_Problem_
Below are records. Copy every line with "Also" in it.

Dataset records Block Start

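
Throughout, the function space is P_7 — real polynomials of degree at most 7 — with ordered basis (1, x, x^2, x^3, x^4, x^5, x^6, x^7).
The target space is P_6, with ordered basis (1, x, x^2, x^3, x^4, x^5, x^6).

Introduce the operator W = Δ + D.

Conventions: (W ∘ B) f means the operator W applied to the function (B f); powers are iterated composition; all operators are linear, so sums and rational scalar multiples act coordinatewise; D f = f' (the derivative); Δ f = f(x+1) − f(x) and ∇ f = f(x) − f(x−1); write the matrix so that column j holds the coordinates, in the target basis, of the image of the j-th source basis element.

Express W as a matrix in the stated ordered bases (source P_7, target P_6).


the matrix is [[0, 2, 1, 1, 1, 1, 1, 1]; [0, 0, 4, 3, 4, 5, 6, 7]; [0, 0, 0, 6, 6, 10, 15, 21]; [0, 0, 0, 0, 8, 10, 20, 35]; [0, 0, 0, 0, 0, 10, 15, 35]; [0, 0, 0, 0, 0, 0, 12, 21]; [0, 0, 0, 0, 0, 0, 0, 14]] (rows listed top to bottom)

image of 1: 0
image of x: 2
image of x^2: 4x + 1
image of x^3: 6x^2 + 3x + 1
image of x^4: 8x^3 + 6x^2 + 4x + 1
image of x^5: 10x^4 + 10x^3 + 10x^2 + 5x + 1
image of x^6: 12x^5 + 15x^4 + 20x^3 + 15x^2 + 6x + 1
image of x^7: 14x^6 + 21x^5 + 35x^4 + 35x^3 + 21x^2 + 7x + 1
each image's coordinates form column j of the matrix


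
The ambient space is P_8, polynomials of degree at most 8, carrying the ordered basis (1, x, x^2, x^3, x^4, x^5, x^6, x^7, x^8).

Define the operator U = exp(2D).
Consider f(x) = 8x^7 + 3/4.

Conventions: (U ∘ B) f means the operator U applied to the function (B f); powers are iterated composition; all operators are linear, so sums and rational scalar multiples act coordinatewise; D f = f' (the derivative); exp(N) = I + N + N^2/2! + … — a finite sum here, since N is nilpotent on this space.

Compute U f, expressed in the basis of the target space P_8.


g(x) = 8x^7 + 112x^6 + 672x^5 + 2240x^4 + 4480x^3 + 5376x^2 + 3584x + 4099/4

order-1 term: 112x^6
order-2 term: 672x^5
order-3 term: 2240x^4
order-4 term: 4480x^3
order-5 term: 5376x^2
order-6 term: 3584x
order-7 term: 1024
the series for exp(2D) f terminates at order 7
exp(2D) f = 8x^7 + 112x^6 + 672x^5 + 2240x^4 + 4480x^3 + 5376x^2 + 3584x + 4099/4


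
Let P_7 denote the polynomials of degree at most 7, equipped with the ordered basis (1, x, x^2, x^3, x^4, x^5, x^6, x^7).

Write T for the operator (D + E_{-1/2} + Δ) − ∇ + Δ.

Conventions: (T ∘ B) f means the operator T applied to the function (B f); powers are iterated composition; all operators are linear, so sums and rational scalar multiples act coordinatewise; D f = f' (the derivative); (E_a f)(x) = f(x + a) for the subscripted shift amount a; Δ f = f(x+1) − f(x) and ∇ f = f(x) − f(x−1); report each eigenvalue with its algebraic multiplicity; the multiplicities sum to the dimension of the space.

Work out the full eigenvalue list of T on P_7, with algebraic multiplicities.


image of 1: 1
image of x: x + 3/2
image of x^2: x^2 + 3x + 13/4
image of x^3: x^3 + (9/2)x^2 + (39/4)x + 7/8
image of x^4: x^4 + 6x^3 + (39/2)x^2 + (7/2)x + 49/16
image of x^5: x^5 + (15/2)x^4 + (65/2)x^3 + (35/4)x^2 + (245/16)x + 31/32
image of x^6: x^6 + 9x^5 + (195/4)x^4 + (35/2)x^3 + (735/16)x^2 + (93/16)x + 193/64
image of x^7: x^7 + (21/2)x^6 + (273/4)x^5 + (245/8)x^4 + (1715/16)x^3 + (651/32)x^2 + (1351/64)x + 127/128
the matrix is upper triangular; its diagonal is (1, 1, 1, 1, 1, 1, 1, 1)
for a triangular matrix the eigenvalues are the diagonal entries, with algebraic multiplicity their repetition count

λ = 1 (multiplicity 8)


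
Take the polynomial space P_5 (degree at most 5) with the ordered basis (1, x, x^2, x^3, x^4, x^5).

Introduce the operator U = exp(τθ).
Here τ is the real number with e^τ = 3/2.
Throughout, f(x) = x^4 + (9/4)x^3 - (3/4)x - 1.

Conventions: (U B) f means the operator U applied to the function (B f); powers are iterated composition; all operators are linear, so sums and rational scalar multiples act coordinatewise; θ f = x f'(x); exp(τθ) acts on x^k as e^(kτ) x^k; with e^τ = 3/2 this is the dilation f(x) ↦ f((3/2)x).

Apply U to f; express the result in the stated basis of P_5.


exp(τθ) x^k = e^(kτ) x^k; with e^τ = 3/2 this sends x^k to (3/2)^k x^k
x ↦ 3/2 x
x^3 ↦ 27/8 x^3
x^4 ↦ 81/16 x^4
applying this coordinatewise to f: exp(τθ) f = (81/16)x^4 + (243/32)x^3 - (9/8)x - 1

g(x) = (81/16)x^4 + (243/32)x^3 - (9/8)x - 1


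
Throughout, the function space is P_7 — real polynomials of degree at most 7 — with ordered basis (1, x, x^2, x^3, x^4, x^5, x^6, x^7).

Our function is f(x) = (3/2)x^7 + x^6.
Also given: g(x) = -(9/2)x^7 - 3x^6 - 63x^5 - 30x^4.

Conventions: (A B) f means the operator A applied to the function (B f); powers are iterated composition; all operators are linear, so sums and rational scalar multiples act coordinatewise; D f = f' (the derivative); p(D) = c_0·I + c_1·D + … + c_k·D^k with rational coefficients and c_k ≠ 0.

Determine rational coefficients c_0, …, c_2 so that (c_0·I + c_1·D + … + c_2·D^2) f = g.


D^0 f = (3/2)x^7 + x^6
D^1 f = (21/2)x^6 + 6x^5
D^2 f = 63x^5 + 30x^4
matching coefficients of g against c_0 f + c_1 Df + … from the top degree down determines the c_i
solution: c_0 = -3, c_1 = 0, c_2 = -1

p(D) = -3·I − D^2, i.e. c_0 = -3, c_1 = 0, c_2 = -1


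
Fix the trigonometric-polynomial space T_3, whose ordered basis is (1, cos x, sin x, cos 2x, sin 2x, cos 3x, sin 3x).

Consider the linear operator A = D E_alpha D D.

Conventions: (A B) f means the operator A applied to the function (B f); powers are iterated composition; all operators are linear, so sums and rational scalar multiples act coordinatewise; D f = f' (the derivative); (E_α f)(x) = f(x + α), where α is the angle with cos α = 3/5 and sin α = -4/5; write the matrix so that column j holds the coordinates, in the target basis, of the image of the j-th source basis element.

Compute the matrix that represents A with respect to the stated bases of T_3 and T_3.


the matrix is [[0, 0, 0, 0, 0, 0, 0]; [0, -4/5, -3/5, 0, 0, 0, 0]; [0, 3/5, -4/5, 0, 0, 0, 0]; [0, 0, 0, -192/25, 56/25, 0, 0]; [0, 0, 0, -56/25, -192/25, 0, 0]; [0, 0, 0, 0, 0, -1188/125, 3159/125]; [0, 0, 0, 0, 0, -3159/125, -1188/125]] (rows listed top to bottom)

image of 1: 0
image of cos x: -(4/5)cos x + (3/5)sin x
image of sin x: -(3/5)cos x - (4/5)sin x
image of cos 2x: -(192/25)cos 2x - (56/25)sin 2x
image of sin 2x: (56/25)cos 2x - (192/25)sin 2x
image of cos 3x: -(1188/125)cos 3x - (3159/125)sin 3x
image of sin 3x: (3159/125)cos 3x - (1188/125)sin 3x
each image's coordinates form column j of the matrix


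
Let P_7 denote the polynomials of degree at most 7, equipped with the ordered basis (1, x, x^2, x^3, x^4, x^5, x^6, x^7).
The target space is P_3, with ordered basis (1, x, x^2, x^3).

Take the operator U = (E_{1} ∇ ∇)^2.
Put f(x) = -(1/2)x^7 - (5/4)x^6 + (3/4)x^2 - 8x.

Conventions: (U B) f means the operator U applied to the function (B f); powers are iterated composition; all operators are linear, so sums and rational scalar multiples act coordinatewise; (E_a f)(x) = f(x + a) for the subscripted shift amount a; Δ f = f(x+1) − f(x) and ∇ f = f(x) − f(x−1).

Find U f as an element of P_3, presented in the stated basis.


the image equals g(x) = -420x^3 - 450x^2 - 420x - 150

∇ f = -(7/2)x^6 + 3x^5 + (5/4)x^4 - (15/2)x^3 + (33/4)x^2 - (5/2)x - 8
∇ ∇ f = -21x^5 + (135/2)x^4 - 95x^3 + (105/2)x^2 + 8x - 13
E_{1} ∇ ∇ f = -21x^5 - (75/2)x^4 - 35x^3 - (75/2)x^2 - 7x - 1
∇ (E_{1} ∇ ∇) f = -105x^4 + 60x^3 - 90x^2 - 15x + 12
∇ ∇ (E_{1} ∇ ∇) f = -420x^3 + 810x^2 - 780x + 240
E_{1} ∇ ∇ (E_{1} ∇ ∇) f = -420x^3 - 450x^2 - 420x - 150


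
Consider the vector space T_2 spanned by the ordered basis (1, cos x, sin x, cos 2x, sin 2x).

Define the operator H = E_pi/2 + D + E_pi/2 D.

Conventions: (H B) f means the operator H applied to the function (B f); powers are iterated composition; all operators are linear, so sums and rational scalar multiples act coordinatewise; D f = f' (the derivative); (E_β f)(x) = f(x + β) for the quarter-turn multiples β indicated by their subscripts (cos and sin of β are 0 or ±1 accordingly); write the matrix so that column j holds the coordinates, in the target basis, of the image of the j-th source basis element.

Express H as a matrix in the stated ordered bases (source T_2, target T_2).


image of 1: 1
image of cos x: -cos x - 2sin x
image of sin x: 2cos x - sin x
image of cos 2x: -cos 2x
image of sin 2x: -sin 2x
each image's coordinates form column j of the matrix

the matrix is [[1, 0, 0, 0, 0]; [0, -1, 2, 0, 0]; [0, -2, -1, 0, 0]; [0, 0, 0, -1, 0]; [0, 0, 0, 0, -1]] (rows listed top to bottom)


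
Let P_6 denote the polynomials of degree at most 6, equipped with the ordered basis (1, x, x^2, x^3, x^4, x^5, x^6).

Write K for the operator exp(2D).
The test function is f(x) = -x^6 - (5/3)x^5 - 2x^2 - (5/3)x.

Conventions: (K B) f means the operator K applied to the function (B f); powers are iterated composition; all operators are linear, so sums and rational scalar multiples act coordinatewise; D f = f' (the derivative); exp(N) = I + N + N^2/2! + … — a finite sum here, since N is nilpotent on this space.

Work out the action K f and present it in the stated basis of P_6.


order-1 term: -12x^5 - (50/3)x^4 - 8x - 10/3
order-2 term: -60x^4 - (200/3)x^3 - 8
order-3 term: -160x^3 - (400/3)x^2
order-4 term: -240x^2 - (400/3)x
order-5 term: -192x - 160/3
order-6 term: -64
the series for exp(2D) f terminates at order 6
exp(2D) f = -x^6 - (41/3)x^5 - (230/3)x^4 - (680/3)x^3 - (1126/3)x^2 - 335x - 386/3

g(x) = -x^6 - (41/3)x^5 - (230/3)x^4 - (680/3)x^3 - (1126/3)x^2 - 335x - 386/3


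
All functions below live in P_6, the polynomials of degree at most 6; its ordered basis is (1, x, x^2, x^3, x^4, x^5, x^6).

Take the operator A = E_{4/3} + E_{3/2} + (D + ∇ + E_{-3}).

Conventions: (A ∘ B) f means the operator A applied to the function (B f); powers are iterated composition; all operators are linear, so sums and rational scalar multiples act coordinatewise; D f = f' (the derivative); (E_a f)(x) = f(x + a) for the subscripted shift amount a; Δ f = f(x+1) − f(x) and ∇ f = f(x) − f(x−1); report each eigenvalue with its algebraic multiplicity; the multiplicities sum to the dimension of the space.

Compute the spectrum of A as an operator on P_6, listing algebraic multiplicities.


λ = 3 (multiplicity 7)

image of 1: 3
image of x: 3x + 11/6
image of x^2: 3x^2 + (11/3)x + 433/36
image of x^3: 3x^3 + (11/2)x^2 + (433/12)x - 4375/216
image of x^4: 3x^4 + (22/3)x^3 + (433/6)x^2 - (4375/54)x + 114337/1296
image of x^5: 3x^5 + (55/6)x^4 + (2165/18)x^3 - (21875/108)x^2 + (571685/1296)x - 1789975/7776
image of x^6: 3x^6 + 11x^5 + (2165/12)x^4 - (21875/54)x^3 + (571685/432)x^2 - (1789975/1296)x + 34759153/46656
the matrix is upper triangular; its diagonal is (3, 3, 3, 3, 3, 3, 3)
for a triangular matrix the eigenvalues are the diagonal entries, with algebraic multiplicity their repetition count


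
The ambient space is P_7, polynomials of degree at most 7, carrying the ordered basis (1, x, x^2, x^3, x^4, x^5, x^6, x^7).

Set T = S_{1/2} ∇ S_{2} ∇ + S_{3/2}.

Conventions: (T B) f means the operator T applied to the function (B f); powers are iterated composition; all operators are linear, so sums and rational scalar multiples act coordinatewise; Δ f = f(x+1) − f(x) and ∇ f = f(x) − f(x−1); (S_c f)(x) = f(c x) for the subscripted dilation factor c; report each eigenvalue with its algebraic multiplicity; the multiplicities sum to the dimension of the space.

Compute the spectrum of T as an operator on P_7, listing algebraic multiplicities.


λ = 1 (multiplicity 1), λ = 3/2 (multiplicity 1), λ = 9/4 (multiplicity 1), λ = 27/8 (multiplicity 1), λ = 81/16 (multiplicity 1), λ = 243/32 (multiplicity 1), λ = 729/64 (multiplicity 1), λ = 2187/128 (multiplicity 1)

image of 1: 1
image of x: (3/2)x
image of x^2: (9/4)x^2 + 4
image of x^3: (27/8)x^3 + 12x - 18
image of x^4: (81/16)x^4 + 24x^2 - 72x + 64
image of x^5: (243/32)x^5 + 40x^3 - 180x^2 + 320x - 210
image of x^6: (729/64)x^6 + 60x^4 - 360x^3 + 960x^2 - 1260x + 664
image of x^7: (2187/128)x^7 + 84x^5 - 630x^4 + 2240x^3 - 4410x^2 + 4648x - 2058
the matrix is upper triangular; its diagonal is (1, 3/2, 9/4, 27/8, 81/16, 243/32, 729/64, 2187/128)
for a triangular matrix the eigenvalues are the diagonal entries, with algebraic multiplicity their repetition count


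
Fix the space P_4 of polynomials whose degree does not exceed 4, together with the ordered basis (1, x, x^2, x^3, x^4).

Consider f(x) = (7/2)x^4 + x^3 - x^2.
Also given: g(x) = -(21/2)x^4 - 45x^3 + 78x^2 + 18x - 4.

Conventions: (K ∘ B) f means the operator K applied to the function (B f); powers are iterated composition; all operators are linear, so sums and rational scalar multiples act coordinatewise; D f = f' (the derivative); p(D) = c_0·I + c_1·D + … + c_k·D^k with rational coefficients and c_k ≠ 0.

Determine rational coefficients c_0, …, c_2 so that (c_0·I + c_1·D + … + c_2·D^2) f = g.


D^0 f = (7/2)x^4 + x^3 - x^2
D^1 f = 14x^3 + 3x^2 - 2x
D^2 f = 42x^2 + 6x - 2
matching coefficients of g against c_0 f + c_1 Df + … from the top degree down determines the c_i
solution: c_0 = -3, c_1 = -3, c_2 = 2

p(D) = -3·I − 3·D + 2·D^2, i.e. c_0 = -3, c_1 = -3, c_2 = 2


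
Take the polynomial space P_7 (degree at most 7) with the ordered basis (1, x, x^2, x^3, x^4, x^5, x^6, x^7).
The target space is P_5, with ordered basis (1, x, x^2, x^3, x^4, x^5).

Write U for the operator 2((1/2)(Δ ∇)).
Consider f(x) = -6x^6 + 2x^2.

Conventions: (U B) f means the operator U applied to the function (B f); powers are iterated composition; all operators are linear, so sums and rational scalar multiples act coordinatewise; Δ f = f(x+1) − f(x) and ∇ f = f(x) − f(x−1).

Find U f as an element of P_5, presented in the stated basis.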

Dataset records Block End

_Answer to this task_
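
Also given: g(x) = -(9/2)x^7 - 3x^6 - 63x^5 - 30x^4.
Also given: g(x) = -(21/2)x^4 - 45x^3 + 78x^2 + 18x - 4.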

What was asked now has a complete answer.